## REQUIREMENT
Among the records, which lines hold the word "Observed"? Pick them out.

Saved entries

-*-

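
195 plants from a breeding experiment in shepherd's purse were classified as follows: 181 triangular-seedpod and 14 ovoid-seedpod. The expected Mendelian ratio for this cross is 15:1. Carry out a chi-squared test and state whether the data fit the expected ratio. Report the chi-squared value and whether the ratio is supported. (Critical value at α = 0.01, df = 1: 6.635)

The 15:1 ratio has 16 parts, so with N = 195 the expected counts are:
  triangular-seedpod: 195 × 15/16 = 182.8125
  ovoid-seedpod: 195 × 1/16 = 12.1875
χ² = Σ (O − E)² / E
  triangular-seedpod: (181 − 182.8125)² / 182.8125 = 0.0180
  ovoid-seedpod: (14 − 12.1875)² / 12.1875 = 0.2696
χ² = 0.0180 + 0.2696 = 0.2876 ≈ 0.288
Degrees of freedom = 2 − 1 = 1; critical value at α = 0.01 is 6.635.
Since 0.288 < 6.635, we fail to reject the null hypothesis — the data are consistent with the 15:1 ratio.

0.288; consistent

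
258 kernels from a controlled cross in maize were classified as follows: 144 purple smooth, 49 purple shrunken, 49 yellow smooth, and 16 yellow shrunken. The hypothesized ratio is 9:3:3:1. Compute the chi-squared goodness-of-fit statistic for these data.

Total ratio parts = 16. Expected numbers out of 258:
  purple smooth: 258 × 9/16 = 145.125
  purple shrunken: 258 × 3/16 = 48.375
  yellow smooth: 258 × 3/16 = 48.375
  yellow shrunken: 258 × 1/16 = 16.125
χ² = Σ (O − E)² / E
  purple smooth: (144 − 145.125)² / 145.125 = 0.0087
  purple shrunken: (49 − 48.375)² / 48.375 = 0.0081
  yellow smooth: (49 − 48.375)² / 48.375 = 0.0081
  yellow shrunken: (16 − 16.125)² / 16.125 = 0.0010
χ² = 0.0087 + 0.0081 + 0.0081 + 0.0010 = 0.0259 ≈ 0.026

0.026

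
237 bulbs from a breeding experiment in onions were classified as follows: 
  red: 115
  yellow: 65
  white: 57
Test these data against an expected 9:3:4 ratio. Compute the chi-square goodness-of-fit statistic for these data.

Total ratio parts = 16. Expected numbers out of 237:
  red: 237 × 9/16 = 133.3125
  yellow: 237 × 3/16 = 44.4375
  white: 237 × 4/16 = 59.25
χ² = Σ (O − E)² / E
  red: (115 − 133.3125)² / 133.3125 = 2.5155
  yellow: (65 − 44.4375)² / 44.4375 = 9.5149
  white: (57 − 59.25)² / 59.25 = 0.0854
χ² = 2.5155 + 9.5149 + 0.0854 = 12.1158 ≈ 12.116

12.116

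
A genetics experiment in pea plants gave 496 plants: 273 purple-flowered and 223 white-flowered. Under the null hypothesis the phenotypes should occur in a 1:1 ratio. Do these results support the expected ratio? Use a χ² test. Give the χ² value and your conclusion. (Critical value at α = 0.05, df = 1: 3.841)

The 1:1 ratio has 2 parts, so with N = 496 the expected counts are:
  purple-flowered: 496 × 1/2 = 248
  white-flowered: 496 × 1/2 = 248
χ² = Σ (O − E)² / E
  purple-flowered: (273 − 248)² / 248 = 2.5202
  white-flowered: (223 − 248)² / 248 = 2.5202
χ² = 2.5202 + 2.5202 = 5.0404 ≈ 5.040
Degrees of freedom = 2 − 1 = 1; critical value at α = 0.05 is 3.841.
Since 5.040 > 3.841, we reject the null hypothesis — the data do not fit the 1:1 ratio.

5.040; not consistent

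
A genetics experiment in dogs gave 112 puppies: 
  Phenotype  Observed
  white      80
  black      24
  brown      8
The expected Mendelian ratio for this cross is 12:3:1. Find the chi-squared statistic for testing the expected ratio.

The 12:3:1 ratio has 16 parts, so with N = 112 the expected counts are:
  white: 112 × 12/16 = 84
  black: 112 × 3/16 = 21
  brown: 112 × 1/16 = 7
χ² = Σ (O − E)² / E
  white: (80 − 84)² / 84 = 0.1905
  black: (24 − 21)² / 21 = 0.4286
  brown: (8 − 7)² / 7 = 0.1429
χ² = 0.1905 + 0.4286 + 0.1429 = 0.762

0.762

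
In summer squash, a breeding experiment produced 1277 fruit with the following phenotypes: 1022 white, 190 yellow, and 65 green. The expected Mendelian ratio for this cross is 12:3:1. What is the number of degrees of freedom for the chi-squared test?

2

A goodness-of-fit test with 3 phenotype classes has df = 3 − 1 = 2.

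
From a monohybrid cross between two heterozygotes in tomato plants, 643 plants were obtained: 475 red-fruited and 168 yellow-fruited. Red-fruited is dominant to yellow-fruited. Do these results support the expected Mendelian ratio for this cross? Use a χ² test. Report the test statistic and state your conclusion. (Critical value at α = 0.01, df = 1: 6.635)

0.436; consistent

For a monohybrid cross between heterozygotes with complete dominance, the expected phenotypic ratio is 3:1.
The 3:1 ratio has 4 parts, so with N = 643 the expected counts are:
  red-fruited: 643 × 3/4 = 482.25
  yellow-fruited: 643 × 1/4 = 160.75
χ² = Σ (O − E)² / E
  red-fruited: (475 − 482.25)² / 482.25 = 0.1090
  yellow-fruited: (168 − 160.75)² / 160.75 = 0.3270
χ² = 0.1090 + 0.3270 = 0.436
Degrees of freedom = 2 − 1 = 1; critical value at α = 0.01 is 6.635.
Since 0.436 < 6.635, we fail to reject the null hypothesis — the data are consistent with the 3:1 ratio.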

-*-

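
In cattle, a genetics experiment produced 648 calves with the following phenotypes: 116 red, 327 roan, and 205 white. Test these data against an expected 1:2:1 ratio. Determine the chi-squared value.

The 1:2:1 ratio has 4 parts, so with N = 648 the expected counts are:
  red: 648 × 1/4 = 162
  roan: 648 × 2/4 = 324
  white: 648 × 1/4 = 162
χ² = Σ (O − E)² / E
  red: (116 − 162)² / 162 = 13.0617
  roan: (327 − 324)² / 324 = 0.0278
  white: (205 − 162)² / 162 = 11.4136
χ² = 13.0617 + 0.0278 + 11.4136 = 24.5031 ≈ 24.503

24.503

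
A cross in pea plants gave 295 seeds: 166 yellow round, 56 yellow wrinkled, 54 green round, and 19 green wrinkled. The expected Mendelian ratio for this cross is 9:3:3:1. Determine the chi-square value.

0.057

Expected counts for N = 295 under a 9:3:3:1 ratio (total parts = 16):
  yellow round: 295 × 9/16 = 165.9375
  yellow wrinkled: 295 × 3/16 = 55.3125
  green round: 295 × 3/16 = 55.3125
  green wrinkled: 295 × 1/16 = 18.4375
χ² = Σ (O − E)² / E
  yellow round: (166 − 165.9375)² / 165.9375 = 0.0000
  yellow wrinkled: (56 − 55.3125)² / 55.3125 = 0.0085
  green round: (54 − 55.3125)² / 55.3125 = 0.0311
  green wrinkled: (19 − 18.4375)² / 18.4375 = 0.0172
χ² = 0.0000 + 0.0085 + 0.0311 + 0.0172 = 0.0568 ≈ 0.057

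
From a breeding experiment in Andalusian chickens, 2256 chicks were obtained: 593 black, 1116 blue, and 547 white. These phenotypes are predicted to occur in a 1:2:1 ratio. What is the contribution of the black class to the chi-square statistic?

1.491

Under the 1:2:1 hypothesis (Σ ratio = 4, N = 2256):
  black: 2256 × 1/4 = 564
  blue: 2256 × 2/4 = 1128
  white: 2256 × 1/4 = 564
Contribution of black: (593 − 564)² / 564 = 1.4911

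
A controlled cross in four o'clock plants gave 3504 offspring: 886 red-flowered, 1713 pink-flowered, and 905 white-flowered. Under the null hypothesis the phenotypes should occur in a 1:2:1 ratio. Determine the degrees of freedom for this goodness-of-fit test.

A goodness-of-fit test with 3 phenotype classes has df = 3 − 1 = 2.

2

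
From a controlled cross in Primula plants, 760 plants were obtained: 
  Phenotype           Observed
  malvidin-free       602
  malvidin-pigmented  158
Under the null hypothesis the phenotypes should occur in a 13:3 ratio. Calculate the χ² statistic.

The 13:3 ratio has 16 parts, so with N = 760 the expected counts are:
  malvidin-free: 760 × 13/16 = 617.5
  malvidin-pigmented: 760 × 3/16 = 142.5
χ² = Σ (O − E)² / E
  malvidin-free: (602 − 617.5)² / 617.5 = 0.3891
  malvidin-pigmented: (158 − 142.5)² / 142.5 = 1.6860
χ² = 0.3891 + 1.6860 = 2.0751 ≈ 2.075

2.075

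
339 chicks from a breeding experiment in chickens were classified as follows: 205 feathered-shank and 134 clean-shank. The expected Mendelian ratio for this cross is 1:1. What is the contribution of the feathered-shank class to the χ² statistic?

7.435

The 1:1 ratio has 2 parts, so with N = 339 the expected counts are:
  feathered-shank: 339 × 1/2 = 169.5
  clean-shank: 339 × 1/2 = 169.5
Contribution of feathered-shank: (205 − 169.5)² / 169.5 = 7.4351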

-*-

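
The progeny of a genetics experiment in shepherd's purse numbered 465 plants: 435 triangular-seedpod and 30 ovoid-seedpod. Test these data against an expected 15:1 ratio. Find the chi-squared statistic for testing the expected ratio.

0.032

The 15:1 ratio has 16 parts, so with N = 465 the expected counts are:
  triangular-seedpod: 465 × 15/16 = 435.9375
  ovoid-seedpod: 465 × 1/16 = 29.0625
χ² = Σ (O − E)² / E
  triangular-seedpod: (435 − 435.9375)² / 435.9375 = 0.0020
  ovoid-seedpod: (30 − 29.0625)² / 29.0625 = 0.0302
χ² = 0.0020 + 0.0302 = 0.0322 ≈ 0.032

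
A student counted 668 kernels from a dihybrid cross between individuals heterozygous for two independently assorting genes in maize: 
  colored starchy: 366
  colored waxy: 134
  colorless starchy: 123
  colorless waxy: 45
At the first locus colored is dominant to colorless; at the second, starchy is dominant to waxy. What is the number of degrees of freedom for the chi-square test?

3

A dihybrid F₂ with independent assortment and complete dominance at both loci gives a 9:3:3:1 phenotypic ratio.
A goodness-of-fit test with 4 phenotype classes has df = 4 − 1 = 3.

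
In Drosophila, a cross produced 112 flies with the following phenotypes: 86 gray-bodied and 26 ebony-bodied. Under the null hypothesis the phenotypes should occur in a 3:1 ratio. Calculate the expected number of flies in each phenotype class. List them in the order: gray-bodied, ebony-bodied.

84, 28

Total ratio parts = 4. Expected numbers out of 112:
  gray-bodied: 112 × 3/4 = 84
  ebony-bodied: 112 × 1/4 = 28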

-*-

## EXPECTED ANSWER
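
  Phenotype  Observed
  Phenotype           Observed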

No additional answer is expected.